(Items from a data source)
######

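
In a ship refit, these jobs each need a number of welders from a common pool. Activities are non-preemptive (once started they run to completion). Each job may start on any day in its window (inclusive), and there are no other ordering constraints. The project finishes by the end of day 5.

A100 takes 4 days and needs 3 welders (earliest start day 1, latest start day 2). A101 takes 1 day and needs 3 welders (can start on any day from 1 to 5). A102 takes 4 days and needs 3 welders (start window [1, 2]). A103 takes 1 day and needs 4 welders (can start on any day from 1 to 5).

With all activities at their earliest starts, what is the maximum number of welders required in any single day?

13

Early-start schedule: A100@1, A101@1, A102@1, A103@1.
Load per day: day 1: 13, day 2: 6, day 3: 6, day 4: 6, day 5: 0.
Peak is 13.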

######

WHAT IS BEING ASKED
The data given before this task must be transcribed exactly and in full.

RESULT BELOW
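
In a ship refit, these jobs each need a number of welders from a common pool. Activities are non-preemptive (once started they run to completion). Each job may start on any day in its window (inclusive), and there are no other ordering constraints. The project finishes by the end of day 5.

A100 takes 4 days and needs 3 welders (earliest start day 1, latest start day 2). A101 takes 1 day and needs 3 welders (can start on any day from 1 to 5). A102 takes 4 days and needs 3 welders (start window [1, 2]). A103 takes 1 day and needs 4 welders (can start on any day from 1 to 5).

With all activities at their earliest starts, what is the maximum number of welders required in any single day?

13

Early-start schedule: A100@1, A101@1, A102@1, A103@1.
Load per day: day 1: 13, day 2: 6, day 3: 6, day 4: 6, day 5: 0.
Peak is 13.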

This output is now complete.